▶ _What is required_: Each line of the material must reappear unchanged in the answer.

▶ _Extracted data_:
================
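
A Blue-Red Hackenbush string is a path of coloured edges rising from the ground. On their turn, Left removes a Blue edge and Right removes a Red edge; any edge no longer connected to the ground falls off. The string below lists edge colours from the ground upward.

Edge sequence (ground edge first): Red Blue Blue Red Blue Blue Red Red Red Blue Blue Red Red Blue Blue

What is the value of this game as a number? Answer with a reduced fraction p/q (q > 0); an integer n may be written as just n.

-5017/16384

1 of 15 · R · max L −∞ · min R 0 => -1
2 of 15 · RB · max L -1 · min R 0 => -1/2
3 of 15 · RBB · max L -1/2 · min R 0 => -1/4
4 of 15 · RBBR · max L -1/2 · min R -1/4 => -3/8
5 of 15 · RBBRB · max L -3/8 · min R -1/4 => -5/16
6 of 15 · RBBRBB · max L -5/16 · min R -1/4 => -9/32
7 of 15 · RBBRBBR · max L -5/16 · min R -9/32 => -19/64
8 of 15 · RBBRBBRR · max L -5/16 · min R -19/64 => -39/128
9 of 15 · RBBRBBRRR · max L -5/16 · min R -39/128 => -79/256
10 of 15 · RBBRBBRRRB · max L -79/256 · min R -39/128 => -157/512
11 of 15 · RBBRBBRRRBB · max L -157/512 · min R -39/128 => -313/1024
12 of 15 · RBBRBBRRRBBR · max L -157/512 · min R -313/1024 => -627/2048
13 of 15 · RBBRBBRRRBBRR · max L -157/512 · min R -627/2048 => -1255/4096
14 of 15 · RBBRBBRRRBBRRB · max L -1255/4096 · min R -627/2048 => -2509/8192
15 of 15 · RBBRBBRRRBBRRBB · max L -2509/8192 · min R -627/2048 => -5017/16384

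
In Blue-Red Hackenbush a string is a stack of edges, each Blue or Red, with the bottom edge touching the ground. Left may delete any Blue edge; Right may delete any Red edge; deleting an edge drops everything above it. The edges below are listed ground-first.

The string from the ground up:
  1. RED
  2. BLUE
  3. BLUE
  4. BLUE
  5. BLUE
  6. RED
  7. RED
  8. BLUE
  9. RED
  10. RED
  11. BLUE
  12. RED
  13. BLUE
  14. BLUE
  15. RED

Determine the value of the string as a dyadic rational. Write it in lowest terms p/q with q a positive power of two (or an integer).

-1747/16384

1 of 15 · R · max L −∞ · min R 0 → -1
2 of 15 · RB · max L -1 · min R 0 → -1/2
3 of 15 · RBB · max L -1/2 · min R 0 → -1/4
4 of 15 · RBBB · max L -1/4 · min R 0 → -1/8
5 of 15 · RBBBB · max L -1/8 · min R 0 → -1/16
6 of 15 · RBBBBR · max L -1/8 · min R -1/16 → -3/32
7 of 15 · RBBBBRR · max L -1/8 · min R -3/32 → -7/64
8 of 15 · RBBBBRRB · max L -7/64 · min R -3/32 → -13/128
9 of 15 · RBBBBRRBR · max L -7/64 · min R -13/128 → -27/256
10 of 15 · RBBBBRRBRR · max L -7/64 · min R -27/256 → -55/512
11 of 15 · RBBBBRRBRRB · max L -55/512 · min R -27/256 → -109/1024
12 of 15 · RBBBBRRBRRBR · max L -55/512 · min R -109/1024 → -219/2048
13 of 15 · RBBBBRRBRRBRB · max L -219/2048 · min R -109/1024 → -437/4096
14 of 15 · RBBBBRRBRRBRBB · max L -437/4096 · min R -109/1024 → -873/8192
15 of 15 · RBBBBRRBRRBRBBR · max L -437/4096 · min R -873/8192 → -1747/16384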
================
▶ _Task solution_:
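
A Blue-Red Hackenbush string is a path of coloured edges rising from the ground. On their turn, Left removes a Blue edge and Right removes a Red edge; any edge no longer connected to the ground falls off. The string below lists edge colours from the ground upward.

Edge sequence (ground edge first): Red Blue Blue Red Blue Blue Red Red Red Blue Blue Red Red Blue Blue

What is the value of this game as a number? Answer with a reduced fraction p/q (q > 0); an integer n may be written as just n.

-5017/16384

1 of 15 · R · max L −∞ · min R 0 => -1
2 of 15 · RB · max L -1 · min R 0 => -1/2
3 of 15 · RBB · max L -1/2 · min R 0 => -1/4
4 of 15 · RBBR · max L -1/2 · min R -1/4 => -3/8
5 of 15 · RBBRB · max L -3/8 · min R -1/4 => -5/16
6 of 15 · RBBRBB · max L -5/16 · min R -1/4 => -9/32
7 of 15 · RBBRBBR · max L -5/16 · min R -9/32 => -19/64
8 of 15 · RBBRBBRR · max L -5/16 · min R -19/64 => -39/128
9 of 15 · RBBRBBRRR · max L -5/16 · min R -39/128 => -79/256
10 of 15 · RBBRBBRRRB · max L -79/256 · min R -39/128 => -157/512
11 of 15 · RBBRBBRRRBB · max L -157/512 · min R -39/128 => -313/1024
12 of 15 · RBBRBBRRRBBR · max L -157/512 · min R -313/1024 => -627/2048
13 of 15 · RBBRBBRRRBBRR · max L -157/512 · min R -627/2048 => -1255/4096
14 of 15 · RBBRBBRRRBBRRB · max L -1255/4096 · min R -627/2048 => -2509/8192
15 of 15 · RBBRBBRRRBBRRBB · max L -2509/8192 · min R -627/2048 => -5017/16384

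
In Blue-Red Hackenbush a string is a stack of edges, each Blue or Red, with the bottom edge touching the ground. Left may delete any Blue edge; Right may delete any Red edge; deleting an edge drops everything above it. The edges below are listed ground-first.

The string from the ground up:
  1. RED
  2. BLUE
  3. BLUE
  4. BLUE
  5. BLUE
  6. RED
  7. RED
  8. BLUE
  9. RED
  10. RED
  11. BLUE
  12. RED
  13. BLUE
  14. BLUE
  15. RED

Determine the value of the string as a dyadic rational. Write it in lowest terms p/q with q a positive power of two (or an integer).

-1747/16384

1 of 15 · R · max L −∞ · min R 0 → -1
2 of 15 · RB · max L -1 · min R 0 → -1/2
3 of 15 · RBB · max L -1/2 · min R 0 → -1/4
4 of 15 · RBBB · max L -1/4 · min R 0 → -1/8
5 of 15 · RBBBB · max L -1/8 · min R 0 → -1/16
6 of 15 · RBBBBR · max L -1/8 · min R -1/16 → -3/32
7 of 15 · RBBBBRR · max L -1/8 · min R -3/32 → -7/64
8 of 15 · RBBBBRRB · max L -7/64 · min R -3/32 → -13/128
9 of 15 · RBBBBRRBR · max L -7/64 · min R -13/128 → -27/256
10 of 15 · RBBBBRRBRR · max L -7/64 · min R -27/256 → -55/512
11 of 15 · RBBBBRRBRRB · max L -55/512 · min R -27/256 → -109/1024
12 of 15 · RBBBBRRBRRBR · max L -55/512 · min R -109/1024 → -219/2048
13 of 15 · RBBBBRRBRRBRB · max L -219/2048 · min R -109/1024 → -437/4096
14 of 15 · RBBBBRRBRRBRBB · max L -437/4096 · min R -109/1024 → -873/8192
15 of 15 · RBBBBRRBRRBRBBR · max L -437/4096 · min R -873/8192 → -1747/16384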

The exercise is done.